Exercise instructions:
Make an exact copy of every entry, from the first line to the last.

Materials provided:

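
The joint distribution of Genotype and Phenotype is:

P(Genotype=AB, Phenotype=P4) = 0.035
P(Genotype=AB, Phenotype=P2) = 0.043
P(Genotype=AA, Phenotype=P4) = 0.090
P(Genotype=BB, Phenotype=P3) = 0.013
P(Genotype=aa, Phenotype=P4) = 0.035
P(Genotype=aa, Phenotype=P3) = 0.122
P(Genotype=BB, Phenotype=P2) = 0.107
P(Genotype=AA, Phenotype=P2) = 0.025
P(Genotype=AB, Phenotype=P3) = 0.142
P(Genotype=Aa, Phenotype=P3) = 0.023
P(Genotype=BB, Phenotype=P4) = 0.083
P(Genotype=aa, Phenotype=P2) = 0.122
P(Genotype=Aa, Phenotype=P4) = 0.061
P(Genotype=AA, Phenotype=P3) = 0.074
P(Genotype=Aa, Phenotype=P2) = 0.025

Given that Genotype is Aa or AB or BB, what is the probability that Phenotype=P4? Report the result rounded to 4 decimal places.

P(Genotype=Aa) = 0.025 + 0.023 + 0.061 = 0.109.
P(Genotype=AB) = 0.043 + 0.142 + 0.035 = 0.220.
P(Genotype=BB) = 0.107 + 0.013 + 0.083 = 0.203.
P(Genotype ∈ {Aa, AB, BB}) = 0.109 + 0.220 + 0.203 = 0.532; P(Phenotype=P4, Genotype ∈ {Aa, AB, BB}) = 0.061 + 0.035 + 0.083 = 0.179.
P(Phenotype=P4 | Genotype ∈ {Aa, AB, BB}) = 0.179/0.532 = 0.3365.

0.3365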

Problem solution:
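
The joint distribution of Genotype and Phenotype is:

P(Genotype=AB, Phenotype=P4) = 0.035
P(Genotype=AB, Phenotype=P2) = 0.043
P(Genotype=AA, Phenotype=P4) = 0.090
P(Genotype=BB, Phenotype=P3) = 0.013
P(Genotype=aa, Phenotype=P4) = 0.035
P(Genotype=aa, Phenotype=P3) = 0.122
P(Genotype=BB, Phenotype=P2) = 0.107
P(Genotype=AA, Phenotype=P2) = 0.025
P(Genotype=AB, Phenotype=P3) = 0.142
P(Genotype=Aa, Phenotype=P3) = 0.023
P(Genotype=BB, Phenotype=P4) = 0.083
P(Genotype=aa, Phenotype=P2) = 0.122
P(Genotype=Aa, Phenotype=P4) = 0.061
P(Genotype=AA, Phenotype=P3) = 0.074
P(Genotype=Aa, Phenotype=P2) = 0.025

Given that Genotype is Aa or AB or BB, what is the probability that Phenotype=P4? Report the result rounded to 4 decimal places.

P(Genotype=Aa) = 0.025 + 0.023 + 0.061 = 0.109.
P(Genotype=AB) = 0.043 + 0.142 + 0.035 = 0.220.
P(Genotype=BB) = 0.107 + 0.013 + 0.083 = 0.203.
P(Genotype ∈ {Aa, AB, BB}) = 0.109 + 0.220 + 0.203 = 0.532; P(Phenotype=P4, Genotype ∈ {Aa, AB, BB}) = 0.061 + 0.035 + 0.083 = 0.179.
P(Phenotype=P4 | Genotype ∈ {Aa, AB, BB}) = 0.179/0.532 = 0.3365.

0.3365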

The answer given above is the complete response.